> **Task statement**
Please say how many lines in the records contain the word "between", giving only the number.

> **Input data**
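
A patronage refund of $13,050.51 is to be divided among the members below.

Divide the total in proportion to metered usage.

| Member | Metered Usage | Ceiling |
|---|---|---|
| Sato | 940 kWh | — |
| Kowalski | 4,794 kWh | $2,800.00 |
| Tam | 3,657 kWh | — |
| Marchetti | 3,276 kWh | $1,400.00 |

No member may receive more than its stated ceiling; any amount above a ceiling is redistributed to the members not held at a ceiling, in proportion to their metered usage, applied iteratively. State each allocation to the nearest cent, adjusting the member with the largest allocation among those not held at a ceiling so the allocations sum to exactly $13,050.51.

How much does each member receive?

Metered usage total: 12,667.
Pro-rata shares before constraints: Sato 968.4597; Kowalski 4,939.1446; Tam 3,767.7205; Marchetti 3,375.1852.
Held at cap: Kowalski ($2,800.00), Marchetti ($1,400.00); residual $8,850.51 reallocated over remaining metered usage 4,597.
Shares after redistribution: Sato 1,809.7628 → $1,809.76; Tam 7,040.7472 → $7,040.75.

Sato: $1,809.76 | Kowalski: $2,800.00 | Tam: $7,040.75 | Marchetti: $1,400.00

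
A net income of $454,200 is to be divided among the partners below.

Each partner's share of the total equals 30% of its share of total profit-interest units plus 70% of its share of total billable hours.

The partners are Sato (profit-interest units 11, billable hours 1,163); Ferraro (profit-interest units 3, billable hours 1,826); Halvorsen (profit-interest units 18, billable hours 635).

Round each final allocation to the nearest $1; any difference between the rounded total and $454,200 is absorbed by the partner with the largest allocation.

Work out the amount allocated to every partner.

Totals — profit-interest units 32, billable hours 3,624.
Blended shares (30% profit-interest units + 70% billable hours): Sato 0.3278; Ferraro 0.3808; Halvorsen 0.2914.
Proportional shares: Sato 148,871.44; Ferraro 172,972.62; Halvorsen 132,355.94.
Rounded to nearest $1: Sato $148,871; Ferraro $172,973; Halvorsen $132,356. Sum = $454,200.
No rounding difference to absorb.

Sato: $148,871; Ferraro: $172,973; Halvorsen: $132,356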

==

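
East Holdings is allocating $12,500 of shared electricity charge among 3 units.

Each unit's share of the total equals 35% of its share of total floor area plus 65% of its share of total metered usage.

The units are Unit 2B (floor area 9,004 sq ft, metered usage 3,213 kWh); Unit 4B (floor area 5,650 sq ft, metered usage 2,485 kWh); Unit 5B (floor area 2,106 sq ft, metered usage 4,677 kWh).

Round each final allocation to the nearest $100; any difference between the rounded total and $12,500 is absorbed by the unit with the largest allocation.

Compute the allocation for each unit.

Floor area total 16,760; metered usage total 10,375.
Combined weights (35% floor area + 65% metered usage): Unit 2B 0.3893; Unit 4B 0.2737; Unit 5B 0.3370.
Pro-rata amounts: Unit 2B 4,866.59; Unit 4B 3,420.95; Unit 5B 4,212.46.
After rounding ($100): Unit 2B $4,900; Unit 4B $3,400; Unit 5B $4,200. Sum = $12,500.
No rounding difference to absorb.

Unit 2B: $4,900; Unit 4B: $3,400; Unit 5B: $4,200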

> **Answer box**
2